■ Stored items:
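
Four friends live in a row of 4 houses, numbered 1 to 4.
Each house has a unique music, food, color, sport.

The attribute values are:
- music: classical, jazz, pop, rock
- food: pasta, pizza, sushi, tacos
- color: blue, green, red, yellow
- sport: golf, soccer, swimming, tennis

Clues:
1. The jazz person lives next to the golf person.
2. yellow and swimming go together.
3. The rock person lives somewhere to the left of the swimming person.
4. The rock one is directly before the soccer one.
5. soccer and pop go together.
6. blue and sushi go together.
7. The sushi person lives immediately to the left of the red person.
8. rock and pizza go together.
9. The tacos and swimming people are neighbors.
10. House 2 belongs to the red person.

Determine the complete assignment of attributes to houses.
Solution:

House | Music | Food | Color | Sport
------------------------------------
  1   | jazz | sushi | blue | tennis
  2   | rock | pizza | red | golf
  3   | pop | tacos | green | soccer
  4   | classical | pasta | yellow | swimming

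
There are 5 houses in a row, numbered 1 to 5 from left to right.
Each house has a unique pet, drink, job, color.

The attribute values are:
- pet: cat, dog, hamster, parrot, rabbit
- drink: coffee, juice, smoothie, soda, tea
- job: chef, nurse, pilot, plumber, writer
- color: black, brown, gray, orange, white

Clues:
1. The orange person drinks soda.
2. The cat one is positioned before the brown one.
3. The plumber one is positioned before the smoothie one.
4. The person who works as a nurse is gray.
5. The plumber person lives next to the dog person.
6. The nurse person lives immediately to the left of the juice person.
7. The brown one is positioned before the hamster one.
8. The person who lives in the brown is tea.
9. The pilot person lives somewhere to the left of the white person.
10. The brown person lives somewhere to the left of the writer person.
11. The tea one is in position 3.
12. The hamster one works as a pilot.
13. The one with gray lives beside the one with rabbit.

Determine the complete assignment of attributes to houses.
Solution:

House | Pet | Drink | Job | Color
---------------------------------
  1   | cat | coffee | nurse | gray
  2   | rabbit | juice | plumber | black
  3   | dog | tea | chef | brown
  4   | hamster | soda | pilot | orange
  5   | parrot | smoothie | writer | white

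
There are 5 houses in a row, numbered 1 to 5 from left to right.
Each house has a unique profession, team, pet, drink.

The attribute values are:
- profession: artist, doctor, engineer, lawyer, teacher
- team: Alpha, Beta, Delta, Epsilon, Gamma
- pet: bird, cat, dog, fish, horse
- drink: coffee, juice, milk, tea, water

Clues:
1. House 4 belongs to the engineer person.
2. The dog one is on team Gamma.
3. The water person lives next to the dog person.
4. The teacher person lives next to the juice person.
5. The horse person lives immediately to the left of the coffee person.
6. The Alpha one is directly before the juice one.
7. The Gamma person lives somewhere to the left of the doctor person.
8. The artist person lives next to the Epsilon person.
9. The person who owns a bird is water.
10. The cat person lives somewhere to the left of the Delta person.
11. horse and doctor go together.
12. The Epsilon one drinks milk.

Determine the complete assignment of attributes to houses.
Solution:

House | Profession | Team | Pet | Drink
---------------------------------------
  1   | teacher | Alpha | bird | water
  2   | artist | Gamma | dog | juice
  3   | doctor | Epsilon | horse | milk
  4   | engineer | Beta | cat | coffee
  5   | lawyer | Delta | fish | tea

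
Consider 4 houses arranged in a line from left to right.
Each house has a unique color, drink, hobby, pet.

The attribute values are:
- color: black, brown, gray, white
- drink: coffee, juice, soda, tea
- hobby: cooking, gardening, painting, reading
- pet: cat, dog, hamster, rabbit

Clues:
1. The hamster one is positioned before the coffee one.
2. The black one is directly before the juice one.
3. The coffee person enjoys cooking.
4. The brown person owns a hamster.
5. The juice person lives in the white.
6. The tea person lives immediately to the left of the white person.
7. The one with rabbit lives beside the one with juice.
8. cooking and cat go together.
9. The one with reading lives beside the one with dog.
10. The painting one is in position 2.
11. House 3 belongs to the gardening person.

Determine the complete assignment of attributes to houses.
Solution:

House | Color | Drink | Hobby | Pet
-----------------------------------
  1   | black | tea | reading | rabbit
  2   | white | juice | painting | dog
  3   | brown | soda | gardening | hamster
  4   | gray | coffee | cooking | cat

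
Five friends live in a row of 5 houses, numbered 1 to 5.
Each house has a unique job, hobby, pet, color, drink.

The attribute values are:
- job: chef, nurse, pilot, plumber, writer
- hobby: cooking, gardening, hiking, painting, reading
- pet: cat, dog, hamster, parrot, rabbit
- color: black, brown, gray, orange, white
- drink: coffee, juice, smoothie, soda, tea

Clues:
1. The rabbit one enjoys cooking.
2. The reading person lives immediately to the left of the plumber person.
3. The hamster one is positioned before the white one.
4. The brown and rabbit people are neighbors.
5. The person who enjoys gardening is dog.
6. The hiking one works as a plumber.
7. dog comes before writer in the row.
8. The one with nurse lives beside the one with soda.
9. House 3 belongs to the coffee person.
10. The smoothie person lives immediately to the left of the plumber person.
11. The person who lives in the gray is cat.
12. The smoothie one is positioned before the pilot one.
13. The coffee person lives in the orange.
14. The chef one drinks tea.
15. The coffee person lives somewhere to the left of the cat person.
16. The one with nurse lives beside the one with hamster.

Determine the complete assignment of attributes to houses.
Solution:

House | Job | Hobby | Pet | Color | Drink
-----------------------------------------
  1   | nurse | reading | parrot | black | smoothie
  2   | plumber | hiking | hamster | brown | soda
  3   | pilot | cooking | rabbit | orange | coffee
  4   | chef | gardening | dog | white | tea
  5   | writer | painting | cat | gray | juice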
==
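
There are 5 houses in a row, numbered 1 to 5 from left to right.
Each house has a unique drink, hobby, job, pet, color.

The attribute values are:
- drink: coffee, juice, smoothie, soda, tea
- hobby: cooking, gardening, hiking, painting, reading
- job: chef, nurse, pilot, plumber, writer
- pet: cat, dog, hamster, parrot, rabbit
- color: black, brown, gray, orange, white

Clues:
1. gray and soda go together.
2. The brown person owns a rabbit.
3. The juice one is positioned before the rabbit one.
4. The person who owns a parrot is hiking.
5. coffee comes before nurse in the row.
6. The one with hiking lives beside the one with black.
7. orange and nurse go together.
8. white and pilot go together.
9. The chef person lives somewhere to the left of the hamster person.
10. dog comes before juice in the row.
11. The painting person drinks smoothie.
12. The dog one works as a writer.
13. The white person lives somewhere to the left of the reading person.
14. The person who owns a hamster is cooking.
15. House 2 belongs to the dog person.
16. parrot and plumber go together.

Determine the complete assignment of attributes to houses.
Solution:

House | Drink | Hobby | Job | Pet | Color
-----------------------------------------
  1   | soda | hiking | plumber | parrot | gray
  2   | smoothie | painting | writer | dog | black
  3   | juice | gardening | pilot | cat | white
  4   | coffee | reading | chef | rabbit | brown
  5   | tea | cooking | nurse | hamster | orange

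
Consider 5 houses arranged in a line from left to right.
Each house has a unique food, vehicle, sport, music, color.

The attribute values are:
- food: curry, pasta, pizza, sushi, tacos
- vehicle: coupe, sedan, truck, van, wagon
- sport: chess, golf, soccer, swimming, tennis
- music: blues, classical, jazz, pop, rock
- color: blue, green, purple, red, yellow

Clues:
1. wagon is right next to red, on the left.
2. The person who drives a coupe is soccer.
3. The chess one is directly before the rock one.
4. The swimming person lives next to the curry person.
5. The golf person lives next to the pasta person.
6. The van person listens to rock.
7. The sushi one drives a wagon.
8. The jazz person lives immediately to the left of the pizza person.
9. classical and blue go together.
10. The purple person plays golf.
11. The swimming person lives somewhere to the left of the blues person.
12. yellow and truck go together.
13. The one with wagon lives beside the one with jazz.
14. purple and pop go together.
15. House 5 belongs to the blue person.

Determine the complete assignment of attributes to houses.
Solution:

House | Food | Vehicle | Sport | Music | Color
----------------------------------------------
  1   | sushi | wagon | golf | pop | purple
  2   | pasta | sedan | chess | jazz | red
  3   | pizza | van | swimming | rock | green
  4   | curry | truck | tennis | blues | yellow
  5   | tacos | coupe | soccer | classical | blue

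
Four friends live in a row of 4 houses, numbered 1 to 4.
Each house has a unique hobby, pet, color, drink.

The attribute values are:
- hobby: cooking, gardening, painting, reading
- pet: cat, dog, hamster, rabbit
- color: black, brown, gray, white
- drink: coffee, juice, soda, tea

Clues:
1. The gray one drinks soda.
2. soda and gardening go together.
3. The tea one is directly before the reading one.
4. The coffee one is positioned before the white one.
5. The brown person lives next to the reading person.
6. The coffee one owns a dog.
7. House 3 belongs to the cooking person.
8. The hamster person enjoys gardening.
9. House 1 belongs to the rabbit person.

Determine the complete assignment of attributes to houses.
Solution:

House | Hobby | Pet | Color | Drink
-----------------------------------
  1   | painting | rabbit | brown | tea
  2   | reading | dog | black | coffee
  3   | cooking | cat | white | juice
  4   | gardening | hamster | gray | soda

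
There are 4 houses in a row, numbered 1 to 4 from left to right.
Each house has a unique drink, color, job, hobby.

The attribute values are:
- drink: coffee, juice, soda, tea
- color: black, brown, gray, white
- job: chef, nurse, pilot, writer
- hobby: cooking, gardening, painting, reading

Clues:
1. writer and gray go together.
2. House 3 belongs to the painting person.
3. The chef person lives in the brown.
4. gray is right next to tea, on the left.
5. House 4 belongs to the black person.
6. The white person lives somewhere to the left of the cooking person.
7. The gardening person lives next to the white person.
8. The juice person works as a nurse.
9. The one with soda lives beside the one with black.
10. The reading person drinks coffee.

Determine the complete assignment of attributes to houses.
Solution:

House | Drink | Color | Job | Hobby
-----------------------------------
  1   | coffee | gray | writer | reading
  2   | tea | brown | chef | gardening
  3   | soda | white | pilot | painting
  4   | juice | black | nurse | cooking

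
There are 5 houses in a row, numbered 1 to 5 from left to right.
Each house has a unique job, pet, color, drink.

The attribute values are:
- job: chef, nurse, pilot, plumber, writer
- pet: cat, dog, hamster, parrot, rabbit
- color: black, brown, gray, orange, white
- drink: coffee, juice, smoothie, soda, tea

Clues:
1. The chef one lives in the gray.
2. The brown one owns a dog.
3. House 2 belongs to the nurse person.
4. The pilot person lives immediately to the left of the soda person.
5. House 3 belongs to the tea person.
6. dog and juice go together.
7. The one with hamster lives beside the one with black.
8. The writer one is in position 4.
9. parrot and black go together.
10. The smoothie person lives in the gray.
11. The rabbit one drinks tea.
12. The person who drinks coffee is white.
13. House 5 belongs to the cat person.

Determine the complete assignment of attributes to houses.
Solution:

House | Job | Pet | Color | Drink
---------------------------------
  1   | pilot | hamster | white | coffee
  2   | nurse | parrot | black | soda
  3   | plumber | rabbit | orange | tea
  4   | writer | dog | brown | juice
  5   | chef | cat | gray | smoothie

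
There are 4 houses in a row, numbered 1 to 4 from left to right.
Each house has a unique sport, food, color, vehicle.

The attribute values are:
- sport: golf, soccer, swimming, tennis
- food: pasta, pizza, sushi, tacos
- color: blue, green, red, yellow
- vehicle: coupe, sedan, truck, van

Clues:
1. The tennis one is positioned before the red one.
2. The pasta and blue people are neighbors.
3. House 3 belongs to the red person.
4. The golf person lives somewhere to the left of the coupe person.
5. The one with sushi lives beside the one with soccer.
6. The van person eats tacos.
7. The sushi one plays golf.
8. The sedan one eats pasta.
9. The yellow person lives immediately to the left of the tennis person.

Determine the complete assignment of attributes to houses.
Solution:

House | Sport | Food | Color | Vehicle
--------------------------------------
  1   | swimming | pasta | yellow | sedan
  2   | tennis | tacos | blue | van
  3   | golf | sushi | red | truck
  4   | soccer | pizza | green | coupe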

■ Work instructions: Go over the data and return every line that includes the word "comes".

■ Solution to this exercise:
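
7. dog comes before writer in the row.
5. coffee comes before nurse in the row.
10. dog comes before juice in the row.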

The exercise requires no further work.